▶ [INPUT RECORDS]
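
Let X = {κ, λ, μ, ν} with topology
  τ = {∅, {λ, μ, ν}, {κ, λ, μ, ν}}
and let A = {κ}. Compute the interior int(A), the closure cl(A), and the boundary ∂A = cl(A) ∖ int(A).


int(A) = ∅, cl(A) = {κ}, ∂A = {κ}.

Closed sets in (X, τ) are complements of opens:
  closed(X, τ) = {∅, {κ}, {κ, λ, μ, ν}}.
int(A) = ⋃ {U ∈ τ : U ⊆ A}. Opens contained in A: ∅.
Taking the union of these: int(A) = ∅.
cl(A) = ⋂ {C closed : A ⊆ C}. Closed sets containing A: {κ}, {κ, λ, μ, ν}.
Intersecting these: cl(A) = {κ}.
∂A = cl(A) ∖ int(A) = {κ} ∖ ∅ = {κ}.


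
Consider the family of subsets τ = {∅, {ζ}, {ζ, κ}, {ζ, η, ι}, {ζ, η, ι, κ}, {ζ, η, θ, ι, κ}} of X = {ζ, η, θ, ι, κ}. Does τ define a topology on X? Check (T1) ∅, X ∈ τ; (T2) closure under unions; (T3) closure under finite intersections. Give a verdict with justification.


τ IS a topology on X.

Axiom (T1): ∅ ∈ τ? Yes; X ∈ τ? Yes.
Axiom (T2/T3): check pairwise unions and intersections of members of τ.
All pairwise intersections and unions checked — each lies in τ. Therefore τ satisfies (T1), (T2), (T3): it IS a topology on X.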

▶ [TASK DIRECTIONS] The material is to be output in full, exactly as it stands.

▶ [RESPONSE AREA]
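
Let X = {κ, λ, μ, ν} with topology
  τ = {∅, {λ, μ, ν}, {κ, λ, μ, ν}}
and let A = {κ}. Compute the interior int(A), the closure cl(A), and the boundary ∂A = cl(A) ∖ int(A).


int(A) = ∅, cl(A) = {κ}, ∂A = {κ}.

Closed sets in (X, τ) are complements of opens:
  closed(X, τ) = {∅, {κ}, {κ, λ, μ, ν}}.
int(A) = ⋃ {U ∈ τ : U ⊆ A}. Opens contained in A: ∅.
Taking the union of these: int(A) = ∅.
cl(A) = ⋂ {C closed : A ⊆ C}. Closed sets containing A: {κ}, {κ, λ, μ, ν}.
Intersecting these: cl(A) = {κ}.
∂A = cl(A) ∖ int(A) = {κ} ∖ ∅ = {κ}.


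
Consider the family of subsets τ = {∅, {ζ}, {ζ, κ}, {ζ, η, ι}, {ζ, η, ι, κ}, {ζ, η, θ, ι, κ}} of X = {ζ, η, θ, ι, κ}. Does τ define a topology on X? Check (T1) ∅, X ∈ τ; (T2) closure under unions; (T3) closure under finite intersections. Give a verdict with justification.


τ IS a topology on X.

Axiom (T1): ∅ ∈ τ? Yes; X ∈ τ? Yes.
Axiom (T2/T3): check pairwise unions and intersections of members of τ.
All pairwise intersections and unions checked — each lies in τ. Therefore τ satisfies (T1), (T2), (T3): it IS a topology on X.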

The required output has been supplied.